··· Task input

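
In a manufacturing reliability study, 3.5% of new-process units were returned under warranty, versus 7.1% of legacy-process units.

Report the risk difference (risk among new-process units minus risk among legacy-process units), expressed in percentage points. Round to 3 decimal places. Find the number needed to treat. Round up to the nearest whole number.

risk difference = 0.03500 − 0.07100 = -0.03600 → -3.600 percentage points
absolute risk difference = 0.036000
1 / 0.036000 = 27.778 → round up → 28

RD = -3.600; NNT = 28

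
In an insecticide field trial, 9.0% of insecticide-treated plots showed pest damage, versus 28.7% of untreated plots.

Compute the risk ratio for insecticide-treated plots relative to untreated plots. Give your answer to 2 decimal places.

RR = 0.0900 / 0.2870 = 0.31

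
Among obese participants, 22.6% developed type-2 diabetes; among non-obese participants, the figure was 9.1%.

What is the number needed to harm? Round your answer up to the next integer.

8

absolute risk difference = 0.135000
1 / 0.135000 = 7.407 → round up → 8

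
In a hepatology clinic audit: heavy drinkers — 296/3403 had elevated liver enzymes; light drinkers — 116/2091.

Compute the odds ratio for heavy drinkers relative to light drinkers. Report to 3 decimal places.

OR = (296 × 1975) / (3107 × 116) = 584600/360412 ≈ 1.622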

······
··· Task input

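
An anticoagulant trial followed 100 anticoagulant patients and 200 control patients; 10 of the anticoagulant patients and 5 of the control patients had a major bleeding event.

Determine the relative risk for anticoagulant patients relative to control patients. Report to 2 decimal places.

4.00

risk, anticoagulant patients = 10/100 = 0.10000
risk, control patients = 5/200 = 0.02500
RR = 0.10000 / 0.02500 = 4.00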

······

Requirement:
Please give an exact copy of the lines above, beginning with the line containing "Compute the risk" and running through the line containing "Among obese participants, 22.6%", and of no other lines.

Result of the exercise:
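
Compute the risk ratio for insecticide-treated plots relative to untreated plots. Give your answer to 2 decimal places.

RR = 0.0900 / 0.2870 = 0.31

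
Among obese participants, 22.6% developed type-2 diabetes; among non-obese participants, the figure was 9.1%.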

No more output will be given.